Start of RECORDS SUPPLIED

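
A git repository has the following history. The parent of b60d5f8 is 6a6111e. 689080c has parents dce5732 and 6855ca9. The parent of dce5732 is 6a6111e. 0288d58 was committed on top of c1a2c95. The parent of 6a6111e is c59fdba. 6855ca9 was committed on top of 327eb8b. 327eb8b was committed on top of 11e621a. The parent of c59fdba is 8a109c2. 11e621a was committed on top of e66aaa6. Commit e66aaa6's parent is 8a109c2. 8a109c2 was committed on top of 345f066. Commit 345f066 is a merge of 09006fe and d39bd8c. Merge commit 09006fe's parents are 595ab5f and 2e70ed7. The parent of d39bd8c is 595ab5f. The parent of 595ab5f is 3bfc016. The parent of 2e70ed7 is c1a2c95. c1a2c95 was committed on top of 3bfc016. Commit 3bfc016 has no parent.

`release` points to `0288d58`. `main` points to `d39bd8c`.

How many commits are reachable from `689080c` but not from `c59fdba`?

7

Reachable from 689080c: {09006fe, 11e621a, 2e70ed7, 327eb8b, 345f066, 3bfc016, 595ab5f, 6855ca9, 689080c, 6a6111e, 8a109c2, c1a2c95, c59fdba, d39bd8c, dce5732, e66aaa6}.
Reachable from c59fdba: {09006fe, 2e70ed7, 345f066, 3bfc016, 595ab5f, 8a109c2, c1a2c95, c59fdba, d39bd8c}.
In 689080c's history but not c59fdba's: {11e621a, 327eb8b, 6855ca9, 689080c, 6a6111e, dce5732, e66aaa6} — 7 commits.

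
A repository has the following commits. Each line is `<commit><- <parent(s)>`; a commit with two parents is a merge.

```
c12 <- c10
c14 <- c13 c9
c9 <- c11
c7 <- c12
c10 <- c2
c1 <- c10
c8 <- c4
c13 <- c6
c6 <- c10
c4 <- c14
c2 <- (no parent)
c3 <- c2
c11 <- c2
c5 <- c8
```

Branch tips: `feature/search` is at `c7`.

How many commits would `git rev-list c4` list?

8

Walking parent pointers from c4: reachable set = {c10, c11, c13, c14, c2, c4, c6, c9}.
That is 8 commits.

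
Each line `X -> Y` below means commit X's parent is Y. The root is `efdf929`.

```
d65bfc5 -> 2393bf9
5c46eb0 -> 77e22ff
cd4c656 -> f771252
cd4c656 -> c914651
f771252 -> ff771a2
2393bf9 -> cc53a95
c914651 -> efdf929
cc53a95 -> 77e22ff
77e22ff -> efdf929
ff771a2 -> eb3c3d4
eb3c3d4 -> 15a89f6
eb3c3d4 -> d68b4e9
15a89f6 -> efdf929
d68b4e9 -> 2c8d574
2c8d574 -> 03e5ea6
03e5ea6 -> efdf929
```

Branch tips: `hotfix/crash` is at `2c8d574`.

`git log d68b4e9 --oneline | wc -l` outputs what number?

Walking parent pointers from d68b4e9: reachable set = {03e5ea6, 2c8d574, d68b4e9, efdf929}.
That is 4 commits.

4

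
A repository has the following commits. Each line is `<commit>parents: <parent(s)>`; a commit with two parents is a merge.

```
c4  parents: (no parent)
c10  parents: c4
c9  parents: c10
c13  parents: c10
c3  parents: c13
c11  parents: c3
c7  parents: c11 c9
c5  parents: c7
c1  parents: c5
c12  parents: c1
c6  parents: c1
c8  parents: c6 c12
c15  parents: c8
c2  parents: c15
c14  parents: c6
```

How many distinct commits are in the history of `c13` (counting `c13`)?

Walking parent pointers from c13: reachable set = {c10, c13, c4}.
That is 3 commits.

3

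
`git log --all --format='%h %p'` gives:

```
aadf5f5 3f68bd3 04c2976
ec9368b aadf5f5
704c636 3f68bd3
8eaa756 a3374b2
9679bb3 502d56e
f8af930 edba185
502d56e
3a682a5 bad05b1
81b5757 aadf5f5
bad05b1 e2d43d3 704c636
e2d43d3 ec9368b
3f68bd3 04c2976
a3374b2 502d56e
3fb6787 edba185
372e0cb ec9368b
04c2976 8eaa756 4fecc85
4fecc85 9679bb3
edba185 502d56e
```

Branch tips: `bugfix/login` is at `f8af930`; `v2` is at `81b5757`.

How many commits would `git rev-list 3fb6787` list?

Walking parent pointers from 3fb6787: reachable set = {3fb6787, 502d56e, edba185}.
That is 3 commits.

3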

End of RECORDS SUPPLIED

● **EXERCISE INSTRUCTIONS**:
Print each entry exactly as it appears above.

● **WRITTEN RESPONSE**:
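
A git repository has the following history. The parent of b60d5f8 is 6a6111e. 689080c has parents dce5732 and 6855ca9. The parent of dce5732 is 6a6111e. 0288d58 was committed on top of c1a2c95. The parent of 6a6111e is c59fdba. 6855ca9 was committed on top of 327eb8b. 327eb8b was committed on top of 11e621a. The parent of c59fdba is 8a109c2. 11e621a was committed on top of e66aaa6. Commit e66aaa6's parent is 8a109c2. 8a109c2 was committed on top of 345f066. Commit 345f066 is a merge of 09006fe and d39bd8c. Merge commit 09006fe's parents are 595ab5f and 2e70ed7. The parent of d39bd8c is 595ab5f. The parent of 595ab5f is 3bfc016. The parent of 2e70ed7 is c1a2c95. c1a2c95 was committed on top of 3bfc016. Commit 3bfc016 has no parent.

`release` points to `0288d58`. `main` points to `d39bd8c`.

How many commits are reachable from `689080c` but not from `c59fdba`?

7

Reachable from 689080c: {09006fe, 11e621a, 2e70ed7, 327eb8b, 345f066, 3bfc016, 595ab5f, 6855ca9, 689080c, 6a6111e, 8a109c2, c1a2c95, c59fdba, d39bd8c, dce5732, e66aaa6}.
Reachable from c59fdba: {09006fe, 2e70ed7, 345f066, 3bfc016, 595ab5f, 8a109c2, c1a2c95, c59fdba, d39bd8c}.
In 689080c's history but not c59fdba's: {11e621a, 327eb8b, 6855ca9, 689080c, 6a6111e, dce5732, e66aaa6} — 7 commits.

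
A repository has the following commits. Each line is `<commit><- <parent(s)>`; a commit with two parents is a merge.

```
c12 <- c10
c14 <- c13 c9
c9 <- c11
c7 <- c12
c10 <- c2
c1 <- c10
c8 <- c4
c13 <- c6
c6 <- c10
c4 <- c14
c2 <- (no parent)
c3 <- c2
c11 <- c2
c5 <- c8
```

Branch tips: `feature/search` is at `c7`.

How many commits would `git rev-list c4` list?

8

Walking parent pointers from c4: reachable set = {c10, c11, c13, c14, c2, c4, c6, c9}.
That is 8 commits.

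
Each line `X -> Y` below means commit X's parent is Y. The root is `efdf929`.

```
d65bfc5 -> 2393bf9
5c46eb0 -> 77e22ff
cd4c656 -> f771252
cd4c656 -> c914651
f771252 -> ff771a2
2393bf9 -> cc53a95
c914651 -> efdf929
cc53a95 -> 77e22ff
77e22ff -> efdf929
ff771a2 -> eb3c3d4
eb3c3d4 -> 15a89f6
eb3c3d4 -> d68b4e9
15a89f6 -> efdf929
d68b4e9 -> 2c8d574
2c8d574 -> 03e5ea6
03e5ea6 -> efdf929
```

Branch tips: `hotfix/crash` is at `2c8d574`.

`git log d68b4e9 --oneline | wc -l` outputs what number?

Walking parent pointers from d68b4e9: reachable set = {03e5ea6, 2c8d574, d68b4e9, efdf929}.
That is 4 commits.

4

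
A repository has the following commits. Each line is `<commit>parents: <parent(s)>`; a commit with two parents is a merge.

```
c4  parents: (no parent)
c10  parents: c4
c9  parents: c10
c13  parents: c10
c3  parents: c13
c11  parents: c3
c7  parents: c11 c9
c5  parents: c7
c1  parents: c5
c12  parents: c1
c6  parents: c1
c8  parents: c6 c12
c15  parents: c8
c2  parents: c15
c14  parents: c6
```

How many distinct commits are in the history of `c13` (counting `c13`)?

Walking parent pointers from c13: reachable set = {c10, c13, c4}.
That is 3 commits.

3

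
`git log --all --format='%h %p'` gives:

```
aadf5f5 3f68bd3 04c2976
ec9368b aadf5f5
704c636 3f68bd3
8eaa756 a3374b2
9679bb3 502d56e
f8af930 edba185
502d56e
3a682a5 bad05b1
81b5757 aadf5f5
bad05b1 e2d43d3 704c636
e2d43d3 ec9368b
3f68bd3 04c2976
a3374b2 502d56e
3fb6787 edba185
372e0cb ec9368b
04c2976 8eaa756 4fecc85
4fecc85 9679bb3
edba185 502d56e
```

Branch tips: `bugfix/login` is at `f8af930`; `v2` is at `81b5757`.

How many commits would `git rev-list 3fb6787` list?

Walking parent pointers from 3fb6787: reachable set = {3fb6787, 502d56e, edba185}.
That is 3 commits.

3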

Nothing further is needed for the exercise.